Exact duplicates of all entries are needed.

GIVEN INFORMATION:
------------

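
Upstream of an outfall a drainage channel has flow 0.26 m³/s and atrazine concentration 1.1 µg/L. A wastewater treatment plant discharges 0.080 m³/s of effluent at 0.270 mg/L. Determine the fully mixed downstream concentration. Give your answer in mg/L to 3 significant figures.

1.1 µg/L = 0.0011 mg/L.
Flow-weighted mixing gives C = (0.08·0.27 + 0.26·0.0011) / (0.08 + 0.26) = 0.02189/0.34 = 0.06437 mg/L.

0.0644 mg/L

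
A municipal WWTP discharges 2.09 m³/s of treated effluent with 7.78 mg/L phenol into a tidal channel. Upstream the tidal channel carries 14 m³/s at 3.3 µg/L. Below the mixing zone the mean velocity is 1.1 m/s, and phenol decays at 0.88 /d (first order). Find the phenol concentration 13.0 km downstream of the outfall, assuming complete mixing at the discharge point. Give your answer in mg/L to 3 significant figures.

3.3 µg/L = 0.0033 mg/L.
After complete mixing, C₀ = (2.09·7.78 + 14·0.0033) / 16.09 = 1.013 mg/L.
Travel time t = 1.3e+04 m / 1.1 m/s = 1.182e+04 s = 0.1368 d.
C = 1.013·exp(−0.88·0.1368) = 1.013·0.8866 = 0.8985 mg/L.

0.899 mg/L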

------------

ANSWER TO THIS TASK:
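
Upstream of an outfall a drainage channel has flow 0.26 m³/s and atrazine concentration 1.1 µg/L. A wastewater treatment plant discharges 0.080 m³/s of effluent at 0.270 mg/L. Determine the fully mixed downstream concentration. Give your answer in mg/L to 3 significant figures.

1.1 µg/L = 0.0011 mg/L.
Flow-weighted mixing gives C = (0.08·0.27 + 0.26·0.0011) / (0.08 + 0.26) = 0.02189/0.34 = 0.06437 mg/L.

0.0644 mg/L

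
A municipal WWTP discharges 2.09 m³/s of treated effluent with 7.78 mg/L phenol into a tidal channel. Upstream the tidal channel carries 14 m³/s at 3.3 µg/L. Below the mixing zone the mean velocity is 1.1 m/s, and phenol decays at 0.88 /d (first order). Find the phenol concentration 13.0 km downstream of the outfall, assuming complete mixing at the discharge point. Give your answer in mg/L to 3 significant figures.

3.3 µg/L = 0.0033 mg/L.
After complete mixing, C₀ = (2.09·7.78 + 14·0.0033) / 16.09 = 1.013 mg/L.
Travel time t = 1.3e+04 m / 1.1 m/s = 1.182e+04 s = 0.1368 d.
C = 1.013·exp(−0.88·0.1368) = 1.013·0.8866 = 0.8985 mg/L.

0.899 mg/L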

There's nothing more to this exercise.